> [Work task]: Please return only the lines from the one holding "4. P1: load" through the one holding "18. P0: store L0 := 50", exactly as they appear in the records below, both ends included.

[Records from a data source]
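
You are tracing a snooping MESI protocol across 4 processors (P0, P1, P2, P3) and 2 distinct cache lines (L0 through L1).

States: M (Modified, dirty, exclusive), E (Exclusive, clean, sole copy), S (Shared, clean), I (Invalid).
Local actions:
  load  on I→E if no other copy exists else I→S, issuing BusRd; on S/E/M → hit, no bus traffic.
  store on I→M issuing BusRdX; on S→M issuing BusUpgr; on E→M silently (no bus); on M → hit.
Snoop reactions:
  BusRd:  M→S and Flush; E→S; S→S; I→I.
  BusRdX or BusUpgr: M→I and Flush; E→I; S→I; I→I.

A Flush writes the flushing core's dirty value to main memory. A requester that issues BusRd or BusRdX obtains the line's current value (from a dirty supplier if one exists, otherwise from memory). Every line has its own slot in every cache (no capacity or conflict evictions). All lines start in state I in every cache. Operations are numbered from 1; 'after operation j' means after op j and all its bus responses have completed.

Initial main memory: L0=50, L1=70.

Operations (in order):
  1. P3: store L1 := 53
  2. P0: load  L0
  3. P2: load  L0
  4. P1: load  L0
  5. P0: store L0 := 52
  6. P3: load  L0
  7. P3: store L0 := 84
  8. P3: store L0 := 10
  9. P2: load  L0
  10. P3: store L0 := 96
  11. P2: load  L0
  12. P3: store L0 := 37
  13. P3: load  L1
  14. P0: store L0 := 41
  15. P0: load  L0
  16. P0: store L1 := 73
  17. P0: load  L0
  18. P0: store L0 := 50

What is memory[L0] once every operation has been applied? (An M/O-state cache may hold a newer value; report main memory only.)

memory[L0] = 37

step 1: P3: store L1 := 53  ⟶  IIIM  (L1)  txn=BusRdX  M[L1]=70
step 2: P0: load  L0  ⟶  EIII  (L0)  txn=BusRd  M[L0]=50
step 3: P2: load  L0  ⟶  SISI  (L0)  txn=BusRd  M[L0]=50
step 4: P1: load  L0  ⟶  SSSI  (L0)  txn=BusRd  M[L0]=50
step 5: P0: store L0 := 52  ⟶  MIII  (L0)  txn=BusUpgr  M[L0]=50
step 6: P3: load  L0  ⟶  SIIS  (L0)  txn=BusRd+Flush  M[L0]=52
step 7: P3: store L0 := 84  ⟶  IIIM  (L0)  txn=BusUpgr  M[L0]=52
step 8: P3: store L0 := 10  ⟶  IIIM  (L0)  txn=∅  M[L0]=52
step 9: P2: load  L0  ⟶  IISS  (L0)  txn=BusRd+Flush  M[L0]=10
step 10: P3: store L0 := 96  ⟶  IIIM  (L0)  txn=BusUpgr  M[L0]=10
step 11: P2: load  L0  ⟶  IISS  (L0)  txn=BusRd+Flush  M[L0]=96
step 12: P3: store L0 := 37  ⟶  IIIM  (L0)  txn=BusUpgr  M[L0]=96
step 13: P3: load  L1  ⟶  IIIM  (L1)  txn=∅  M[L1]=70
step 14: P0: store L0 := 41  ⟶  MIII  (L0)  txn=BusRdX+Flush  M[L0]=37
step 15: P0: load  L0  ⟶  MIII  (L0)  txn=∅  M[L0]=37
step 16: P0: store L1 := 73  ⟶  MIII  (L1)  txn=BusRdX+Flush  M[L1]=53
step 17: P0: load  L0  ⟶  MIII  (L0)  txn=∅  M[L0]=37
step 18: P0: store L0 := 50  ⟶  MIII  (L0)  txn=∅  M[L0]=37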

> [The answer]:
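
  4. P1: load  L0
  5. P0: store L0 := 52
  6. P3: load  L0
  7. P3: store L0 := 84
  8. P3: store L0 := 10
  9. P2: load  L0
  10. P3: store L0 := 96
  11. P2: load  L0
  12. P3: store L0 := 37
  13. P3: load  L1
  14. P0: store L0 := 41
  15. P0: load  L0
  16. P0: store L1 := 73
  17. P0: load  L0
  18. P0: store L0 := 50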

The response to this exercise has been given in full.